▶ **Exercise aim**
Provide nothing except how many lines of the data contain the word "Take".

**** Data

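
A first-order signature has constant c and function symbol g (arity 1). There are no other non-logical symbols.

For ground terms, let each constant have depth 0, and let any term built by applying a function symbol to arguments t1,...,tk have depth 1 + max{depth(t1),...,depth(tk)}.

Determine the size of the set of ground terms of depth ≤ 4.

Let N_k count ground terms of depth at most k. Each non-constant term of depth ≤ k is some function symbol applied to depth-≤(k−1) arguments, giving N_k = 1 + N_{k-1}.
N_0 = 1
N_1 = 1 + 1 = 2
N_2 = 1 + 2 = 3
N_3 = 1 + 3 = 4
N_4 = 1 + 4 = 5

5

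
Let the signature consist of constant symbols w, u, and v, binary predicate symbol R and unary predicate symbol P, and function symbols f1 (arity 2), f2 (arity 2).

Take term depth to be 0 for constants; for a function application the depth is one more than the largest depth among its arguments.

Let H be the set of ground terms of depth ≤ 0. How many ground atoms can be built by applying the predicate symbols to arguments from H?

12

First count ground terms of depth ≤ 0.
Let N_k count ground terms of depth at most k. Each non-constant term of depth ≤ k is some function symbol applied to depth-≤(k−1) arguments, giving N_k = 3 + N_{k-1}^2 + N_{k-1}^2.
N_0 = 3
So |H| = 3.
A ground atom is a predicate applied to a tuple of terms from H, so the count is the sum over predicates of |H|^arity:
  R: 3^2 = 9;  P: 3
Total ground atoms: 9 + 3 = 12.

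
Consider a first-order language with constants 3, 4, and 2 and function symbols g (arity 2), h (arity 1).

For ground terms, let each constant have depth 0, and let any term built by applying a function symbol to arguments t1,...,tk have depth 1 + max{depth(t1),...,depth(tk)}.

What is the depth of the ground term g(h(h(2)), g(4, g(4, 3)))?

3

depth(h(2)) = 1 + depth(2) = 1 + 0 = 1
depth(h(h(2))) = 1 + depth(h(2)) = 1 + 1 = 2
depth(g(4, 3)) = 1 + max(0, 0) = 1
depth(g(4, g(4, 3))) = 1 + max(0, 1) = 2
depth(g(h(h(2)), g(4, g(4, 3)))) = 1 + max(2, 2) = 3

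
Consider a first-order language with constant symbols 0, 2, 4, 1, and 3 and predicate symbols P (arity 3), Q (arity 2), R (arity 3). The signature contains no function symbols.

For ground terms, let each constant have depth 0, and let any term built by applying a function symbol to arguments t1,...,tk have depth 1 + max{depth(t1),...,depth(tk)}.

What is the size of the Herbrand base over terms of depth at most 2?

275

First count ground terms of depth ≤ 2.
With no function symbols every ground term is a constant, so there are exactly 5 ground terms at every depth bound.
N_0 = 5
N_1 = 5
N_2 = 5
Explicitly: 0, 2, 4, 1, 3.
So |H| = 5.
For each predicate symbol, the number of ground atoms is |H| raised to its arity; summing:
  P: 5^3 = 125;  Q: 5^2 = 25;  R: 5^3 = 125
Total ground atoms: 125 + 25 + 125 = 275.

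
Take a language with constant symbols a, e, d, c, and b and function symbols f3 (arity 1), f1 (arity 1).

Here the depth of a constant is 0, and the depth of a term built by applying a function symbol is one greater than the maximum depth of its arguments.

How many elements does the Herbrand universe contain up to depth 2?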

********
**** Data

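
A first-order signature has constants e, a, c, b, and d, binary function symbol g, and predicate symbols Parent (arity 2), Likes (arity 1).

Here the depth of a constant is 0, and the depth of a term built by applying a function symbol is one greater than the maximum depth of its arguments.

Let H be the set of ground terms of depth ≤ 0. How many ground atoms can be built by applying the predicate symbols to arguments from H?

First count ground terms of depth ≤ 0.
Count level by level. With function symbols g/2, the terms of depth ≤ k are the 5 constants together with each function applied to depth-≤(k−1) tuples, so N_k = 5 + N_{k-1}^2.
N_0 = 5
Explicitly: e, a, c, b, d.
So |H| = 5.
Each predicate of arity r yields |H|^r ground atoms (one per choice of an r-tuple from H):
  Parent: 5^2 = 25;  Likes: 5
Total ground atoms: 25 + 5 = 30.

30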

********

▶ **Result**
2